▸ **EXERCISE AIM**:
Within the entries below, the lines from the one with "[2024-03-06 10:31:42] DEBUG" through the one with "[2024-03-06 10:57:52] UPDATE - database-proxy" are to be set down exactly, both ends kept.

___ DATA SECTION

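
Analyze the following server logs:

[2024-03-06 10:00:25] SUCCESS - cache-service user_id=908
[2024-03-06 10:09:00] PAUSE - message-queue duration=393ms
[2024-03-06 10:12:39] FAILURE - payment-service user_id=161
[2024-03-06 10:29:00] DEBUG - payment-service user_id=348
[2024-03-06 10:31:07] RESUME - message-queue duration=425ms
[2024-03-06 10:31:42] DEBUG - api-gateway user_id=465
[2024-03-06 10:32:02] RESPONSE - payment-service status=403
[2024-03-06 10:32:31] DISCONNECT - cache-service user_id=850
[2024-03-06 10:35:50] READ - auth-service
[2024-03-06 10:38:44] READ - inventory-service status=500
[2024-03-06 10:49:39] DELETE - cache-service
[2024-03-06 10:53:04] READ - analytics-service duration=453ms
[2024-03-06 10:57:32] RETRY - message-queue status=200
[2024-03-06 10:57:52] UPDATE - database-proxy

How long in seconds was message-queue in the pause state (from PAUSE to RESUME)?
1327

To calculate state duration:

1. Find PAUSE event for message-queue: 2024-03-06 10:09:00
2. Find RESUME event for message-queue: 2024-03-06 10:31:07
3. Calculate duration: 2024-03-06 10:31:07 - 2024-03-06 10:09:00 = 1327 seconds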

______

▸ **TASK ANSWER**:
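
[2024-03-06 10:31:42] DEBUG - api-gateway user_id=465
[2024-03-06 10:32:02] RESPONSE - payment-service status=403
[2024-03-06 10:32:31] DISCONNECT - cache-service user_id=850
[2024-03-06 10:35:50] READ - auth-service
[2024-03-06 10:38:44] READ - inventory-service status=500
[2024-03-06 10:49:39] DELETE - cache-service
[2024-03-06 10:53:04] READ - analytics-service duration=453ms
[2024-03-06 10:57:32] RETRY - message-queue status=200
[2024-03-06 10:57:52] UPDATE - database-proxy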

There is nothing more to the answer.